_Records drawn from a dataset_.
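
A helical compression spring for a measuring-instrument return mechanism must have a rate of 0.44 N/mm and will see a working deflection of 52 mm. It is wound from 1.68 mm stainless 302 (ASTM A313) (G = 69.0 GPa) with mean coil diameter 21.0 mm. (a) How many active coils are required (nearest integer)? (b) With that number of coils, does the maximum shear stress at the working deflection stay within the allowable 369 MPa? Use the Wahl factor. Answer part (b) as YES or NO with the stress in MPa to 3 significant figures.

N_a = Gd⁴/(8D³k) = (69.0×10³)(1.68⁴)/(8·21.0³·0.44) = 16.86 → N_a = 17
Actual rate k = Gd⁴/(8D³·17) = 0.4364 N/mm
Working load F = kδ = 0.4364·52 = 22.693 N
C = 21.0/1.68 = 12.5000; K_W = (4C−1)/(4C−4)+0.615/C = 1.1144
τ_max = K_W·8FD/(πd³) = 1.1144·255.93 = 285.21 MPa
τ_max ≤ 369 MPa → acceptable

(a) 17 coils; (b) YES, τ_max = 285 MPa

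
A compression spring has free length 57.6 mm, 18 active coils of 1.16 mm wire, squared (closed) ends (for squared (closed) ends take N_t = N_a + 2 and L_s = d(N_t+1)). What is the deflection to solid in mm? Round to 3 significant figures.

N_t = 20; L_s = 1.16·21 = 24.36 mm
δ_solid = L₀ − L_s = 57.6 − 24.36 = 33.24 mm

33.2 mm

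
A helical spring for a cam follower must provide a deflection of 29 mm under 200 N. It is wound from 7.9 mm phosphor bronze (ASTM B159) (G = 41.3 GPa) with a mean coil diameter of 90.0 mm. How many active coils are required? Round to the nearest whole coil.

4

Required rate k = F/δ = 200/29 = 6.8966 N/mm
N_a = Gd⁴/(8D³k) = (41.3×10³ × 7.9⁴)/(8 × 90.0³ × 6.8966)
    = 1.60864e+08 / 4.02207e+07 = 4 → 4 coils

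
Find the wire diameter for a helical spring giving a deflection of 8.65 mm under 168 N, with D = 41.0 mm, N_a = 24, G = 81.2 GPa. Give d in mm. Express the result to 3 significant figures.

Required rate k = F/δ = 168/8.65 = 19.422 N/mm
d = (8D³N_a·k / G)^(1/4) = (8·41.0³·24·19.422 / (81.2×10³))^0.25
  = (3165.1)^0.25 = 7.5006 mm

7.50 mm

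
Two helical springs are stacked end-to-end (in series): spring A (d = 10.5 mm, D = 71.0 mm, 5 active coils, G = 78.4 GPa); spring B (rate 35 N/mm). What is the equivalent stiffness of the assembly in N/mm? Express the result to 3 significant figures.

k_A = Gd⁴/(8D³N_a) = (78.4×10³)(10.5⁴)/(8·71.0³·5) = 66.564 N/mm
Series: 1/k_eq = 1/66.564 + 1/35 = 0.043595; k_eq = 22.939 N/mm

22.9 N/mm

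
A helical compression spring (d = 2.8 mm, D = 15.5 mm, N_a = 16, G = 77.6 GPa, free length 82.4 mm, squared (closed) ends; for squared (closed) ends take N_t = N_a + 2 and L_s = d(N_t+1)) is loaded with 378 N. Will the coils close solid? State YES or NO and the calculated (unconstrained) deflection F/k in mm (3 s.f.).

k = Gd⁴/(8D³N_a) = (77.6×10³)(2.8⁴)/(8·15.5³·16) = 10.007 N/mm
N_t = 18; L_s = 2.8·19 = 53.2 mm; δ_solid = L₀ − L_s = 82.4 − 53.2 = 29.2 mm
δ = F/k = 378/10.007 = 37.775 mm
δ ≥ δ_solid → spring goes solid

YES, δ = 37.8 mm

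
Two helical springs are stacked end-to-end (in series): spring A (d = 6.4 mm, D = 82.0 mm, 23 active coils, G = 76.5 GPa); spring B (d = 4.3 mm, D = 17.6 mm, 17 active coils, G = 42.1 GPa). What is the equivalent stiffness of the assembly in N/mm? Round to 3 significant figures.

1.19 N/mm

k_A = Gd⁴/(8D³N_a) = (76.5×10³)(6.4⁴)/(8·82.0³·23) = 1.2651 N/mm
k_B = Gd⁴/(8D³N_a) = (42.1×10³)(4.3⁴)/(8·17.6³·17) = 19.412 N/mm
Series: 1/k_eq = 1/1.2651 + 1/19.412 = 0.84197; k_eq = 1.1877 N/mm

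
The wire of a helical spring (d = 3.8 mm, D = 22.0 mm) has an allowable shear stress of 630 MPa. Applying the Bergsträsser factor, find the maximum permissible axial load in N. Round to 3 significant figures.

C = D/d = 22.0/3.8 = 5.7895
K_B = (4C+2)/(4C−3) = 25.158/20.158 = 1.2480
τ_max = K·8FD/(πd³) → F_max = τ_allow·πd³/(8DK)
F_max = 630·π·3.8³/(8·22.0·1.2480) = 1.086e+05/219.66 = 494.42 N

494 N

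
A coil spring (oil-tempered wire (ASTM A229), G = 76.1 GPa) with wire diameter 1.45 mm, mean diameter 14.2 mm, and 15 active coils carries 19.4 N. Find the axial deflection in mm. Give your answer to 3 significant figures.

19.8 mm

k = Gd⁴/(8D³N_a) = (76.1×10³)(1.45⁴)/(8·14.2³·15) = 0.97906 N/mm
δ = F/k = 19.4 / 0.97906 = 19.815 mm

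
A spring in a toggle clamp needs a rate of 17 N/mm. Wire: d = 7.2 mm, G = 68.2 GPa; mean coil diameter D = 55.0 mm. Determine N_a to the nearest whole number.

8

N_a = Gd⁴/(8D³k) = (68.2×10³ × 7.2⁴)/(8 × 55.0³ × 17)
    = 1.8328e+08 / 2.2627e+07 = 8.1 → 8 coils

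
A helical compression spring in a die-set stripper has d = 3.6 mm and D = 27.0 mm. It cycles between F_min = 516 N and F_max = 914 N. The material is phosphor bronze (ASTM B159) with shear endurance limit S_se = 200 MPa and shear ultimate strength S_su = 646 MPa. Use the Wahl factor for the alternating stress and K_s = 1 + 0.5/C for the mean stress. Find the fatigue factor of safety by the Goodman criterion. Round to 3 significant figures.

0.286

C = D/d = 27.0/3.6 = 7.5000; K_W = (4C−1)/(4C−4)+0.615/C = 1.1974; K_s = 1+0.5/C = 1.0667
F_a = (F_max−F_min)/2 = 199 N; F_m = (F_max+F_min)/2 = 715 N
τ_a = K_W·8F_aD/(πd³) = 1.1974 × 293.26 = 351.14 MPa
τ_m = K_s·8F_mD/(πd³) = 1.0667 × 1053.7 = 1123.9 MPa
Goodman: 1/n_f = τ_a/S_se + τ_m/S_su = 351.14/200 + 1123.9/646 = 1.75571 + 1.73980 = 3.4955
n_f = 1/3.4955 = 0.2861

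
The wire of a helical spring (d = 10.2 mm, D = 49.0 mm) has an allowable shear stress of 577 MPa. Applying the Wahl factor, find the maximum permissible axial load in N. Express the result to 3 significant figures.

C = D/d = 49.0/10.2 = 4.8039
K_W = (4C−1)/(4C−4) + 0.615/C = 18.216/15.216 + 0.1280 = 1.3252
τ_max = K·8FD/(πd³) → F_max = τ_allow·πd³/(8DK)
F_max = 577·π·10.2³/(8·49.0·1.3252) = 1.9237e+06/519.47 = 3703.1 N

3700 N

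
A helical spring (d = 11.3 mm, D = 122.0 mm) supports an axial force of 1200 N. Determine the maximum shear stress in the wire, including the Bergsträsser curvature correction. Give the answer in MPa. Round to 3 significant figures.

291 MPa

Spring index C = D/d = 122.0/11.3 = 10.7965
K_B = (4C+2)/(4C−3) = 45.186/40.186 = 1.1244
τ₀ = 8FD/(πd³) = 8·1200·122.0/(π·11.3³) = 1.1712e+06/4533 = 258.37 MPa
τ_max = K·τ₀ = 1.1244 × 258.37 = 290.52 MPa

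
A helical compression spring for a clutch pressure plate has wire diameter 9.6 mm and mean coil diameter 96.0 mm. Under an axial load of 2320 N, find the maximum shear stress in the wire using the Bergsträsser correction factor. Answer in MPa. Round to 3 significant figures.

728 MPa

Spring index C = D/d = 96.0/9.6 = 10.0000
K_B = (4C+2)/(4C−3) = 42.000/37.000 = 1.1351
τ₀ = 8FD/(πd³) = 8·2320·96.0/(π·9.6³) = 1.78176e+06/2779.5 = 641.04 MPa
τ_max = K·τ₀ = 1.1351 × 641.04 = 727.67 MPa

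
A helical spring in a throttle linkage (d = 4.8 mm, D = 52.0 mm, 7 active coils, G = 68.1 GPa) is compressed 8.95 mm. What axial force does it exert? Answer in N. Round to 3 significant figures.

41.1 N

k = Gd⁴/(8D³N_a) = (68.1×10³)(4.8⁴)/(8·52.0³·7) = 4.5911 N/mm
F = k·δ = 4.5911 × 8.95 = 41.09 N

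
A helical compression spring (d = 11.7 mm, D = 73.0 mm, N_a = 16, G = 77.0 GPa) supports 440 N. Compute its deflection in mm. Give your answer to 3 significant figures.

k = Gd⁴/(8D³N_a) = (77.0×10³)(11.7⁴)/(8·73.0³·16) = 28.977 N/mm
δ = F/k = 440 / 28.977 = 15.184 mm

15.2 mm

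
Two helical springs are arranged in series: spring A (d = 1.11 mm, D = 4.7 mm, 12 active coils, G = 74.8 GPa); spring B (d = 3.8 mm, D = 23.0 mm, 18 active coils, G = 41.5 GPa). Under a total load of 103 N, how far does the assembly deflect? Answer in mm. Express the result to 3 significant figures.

29.9 mm

k_A = Gd⁴/(8D³N_a) = (74.8×10³)(1.11⁴)/(8·4.7³·12) = 11.393 N/mm
k_B = Gd⁴/(8D³N_a) = (41.5×10³)(3.8⁴)/(8·23.0³·18) = 4.939 N/mm
Series: 1/k_eq = 1/11.393 + 1/4.939 = 0.29025; k_eq = 3.4453 N/mm
δ = F/k_eq = 103/3.4453 = 29.895 mm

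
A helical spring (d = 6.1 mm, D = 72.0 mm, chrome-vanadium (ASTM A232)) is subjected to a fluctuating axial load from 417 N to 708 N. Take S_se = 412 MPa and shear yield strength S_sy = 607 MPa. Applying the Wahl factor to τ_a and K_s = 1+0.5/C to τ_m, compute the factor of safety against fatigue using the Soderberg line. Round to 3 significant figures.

0.909

C = D/d = 72.0/6.1 = 11.8033; K_W = (4C−1)/(4C−4)+0.615/C = 1.1215; K_s = 1+0.5/C = 1.0424
F_a = (F_max−F_min)/2 = 145.5 N; F_m = (F_max+F_min)/2 = 562.5 N
τ_a = K_W·8F_aD/(πd³) = 1.1215 × 117.53 = 131.81 MPa
τ_m = K_s·8F_mD/(πd³) = 1.0424 × 454.37 = 473.61 MPa
Soderberg: 1/n_f = τ_a/S_se + τ_m/S_sy = 131.81/412 + 473.61/607 = 0.31993 + 0.78025 = 1.1002
n_f = 1/1.1002 = 0.9089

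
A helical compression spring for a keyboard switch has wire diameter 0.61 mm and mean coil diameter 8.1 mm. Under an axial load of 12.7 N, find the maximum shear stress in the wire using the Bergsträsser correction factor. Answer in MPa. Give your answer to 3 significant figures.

1270 MPa

Spring index C = D/d = 8.1/0.61 = 13.2787
K_B = (4C+2)/(4C−3) = 55.115/50.115 = 1.0998
τ₀ = 8FD/(πd³) = 8·12.7·8.1/(π·0.61³) = 822.96/0.71308 = 1154.1 MPa
τ_max = K·τ₀ = 1.0998 × 1154.1 = 1269.2 MPa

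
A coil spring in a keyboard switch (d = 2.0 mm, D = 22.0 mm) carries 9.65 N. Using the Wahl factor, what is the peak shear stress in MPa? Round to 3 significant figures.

76.4 MPa

Spring index C = D/d = 22.0/2.0 = 11.0000
K_W = (4C−1)/(4C−4) + 0.615/C = 43.000/40.000 + 0.0559 = 1.1309
τ₀ = 8FD/(πd³) = 8·9.65·22.0/(π·2.0³) = 1698.4/25.133 = 67.577 MPa
τ_max = K·τ₀ = 1.1309 × 67.577 = 76.424 MPa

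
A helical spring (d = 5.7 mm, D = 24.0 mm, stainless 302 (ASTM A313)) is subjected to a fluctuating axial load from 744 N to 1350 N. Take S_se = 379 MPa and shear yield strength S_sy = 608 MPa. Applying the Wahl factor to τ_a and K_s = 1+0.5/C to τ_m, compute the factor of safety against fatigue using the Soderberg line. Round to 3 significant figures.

C = D/d = 24.0/5.7 = 4.2105; K_W = (4C−1)/(4C−4)+0.615/C = 1.3797; K_s = 1+0.5/C = 1.1187
F_a = (F_max−F_min)/2 = 303 N; F_m = (F_max+F_min)/2 = 1047 N
τ_a = K_W·8F_aD/(πd³) = 1.3797 × 99.993 = 137.96 MPa
τ_m = K_s·8F_mD/(πd³) = 1.1187 × 345.52 = 386.55 MPa
Soderberg: 1/n_f = τ_a/S_se + τ_m/S_sy = 137.96/379 + 386.55/608 = 0.36400 + 0.63577 = 0.99978
n_f = 1/0.99978 = 1

1.00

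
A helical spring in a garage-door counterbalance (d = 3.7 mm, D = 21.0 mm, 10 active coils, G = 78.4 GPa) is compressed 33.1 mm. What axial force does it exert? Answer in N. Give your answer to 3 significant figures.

k = Gd⁴/(8D³N_a) = (78.4×10³)(3.7⁴)/(8·21.0³·10) = 19.832 N/mm
F = k·δ = 19.832 × 33.1 = 656.45 N

656 N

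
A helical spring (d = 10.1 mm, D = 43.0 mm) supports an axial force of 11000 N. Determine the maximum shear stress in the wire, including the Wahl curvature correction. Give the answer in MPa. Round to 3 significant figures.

Spring index C = D/d = 43.0/10.1 = 4.2574
K_W = (4C−1)/(4C−4) + 0.615/C = 16.030/13.030 + 0.1445 = 1.3747
τ₀ = 8FD/(πd³) = 8·11000·43.0/(π·10.1³) = 3.784e+06/3236.8 = 1169.1 MPa
τ_max = K·τ₀ = 1.3747 × 1169.1 = 1607.1 MPa

1610 MPa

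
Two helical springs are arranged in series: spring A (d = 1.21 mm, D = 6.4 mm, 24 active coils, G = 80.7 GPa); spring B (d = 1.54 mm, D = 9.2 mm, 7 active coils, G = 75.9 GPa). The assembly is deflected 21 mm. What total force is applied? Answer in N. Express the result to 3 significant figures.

k_A = Gd⁴/(8D³N_a) = (80.7×10³)(1.21⁴)/(8·6.4³·24) = 3.437 N/mm
k_B = Gd⁴/(8D³N_a) = (75.9×10³)(1.54⁴)/(8·9.2³·7) = 9.7898 N/mm
Series: 1/k_eq = 1/3.437 + 1/9.7898 = 0.3931; k_eq = 2.5439 N/mm
F = k_eq·δ = 2.5439·21 = 53.421 N

53.4 N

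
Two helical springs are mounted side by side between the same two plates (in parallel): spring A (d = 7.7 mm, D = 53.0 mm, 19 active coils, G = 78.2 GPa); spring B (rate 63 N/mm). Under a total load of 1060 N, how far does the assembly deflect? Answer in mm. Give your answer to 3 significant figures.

14.1 mm

k_A = Gd⁴/(8D³N_a) = (78.2×10³)(7.7⁴)/(8·53.0³·19) = 12.148 N/mm
Parallel: k_eq = 12.148 + 63 = 75.148 N/mm
δ = F/k_eq = 1060/75.148 = 14.106 mm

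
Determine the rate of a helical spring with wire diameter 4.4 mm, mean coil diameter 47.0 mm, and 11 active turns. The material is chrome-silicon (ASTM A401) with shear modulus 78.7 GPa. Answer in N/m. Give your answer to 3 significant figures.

k = Gd⁴/(8D³N_a) = (78.7×10³ × 4.4⁴) / (8 × 47.0³ × 11)
  = 2.94975e+07 / 9.13642e+06 = 3.2286 N/mm = 3228.6 N/m

3230 N/m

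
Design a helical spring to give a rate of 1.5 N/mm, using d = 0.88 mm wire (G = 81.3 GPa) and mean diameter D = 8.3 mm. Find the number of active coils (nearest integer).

N_a = Gd⁴/(8D³k) = (81.3×10³ × 0.88⁴)/(8 × 8.3³ × 1.5)
    = 48755.2 / 6861.44 = 7.106 → 7 coils

7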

_THE TASK_. Please write out, exactly as they appear, the lines from the one containing "Design a helical" through the last line of the records above, and nothing more.

_RESPONSE BELOW_.
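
Design a helical spring to give a rate of 1.5 N/mm, using d = 0.88 mm wire (G = 81.3 GPa) and mean diameter D = 8.3 mm. Find the number of active coils (nearest integer).

N_a = Gd⁴/(8D³k) = (81.3×10³ × 0.88⁴)/(8 × 8.3³ × 1.5)
    = 48755.2 / 6861.44 = 7.106 → 7 coils

7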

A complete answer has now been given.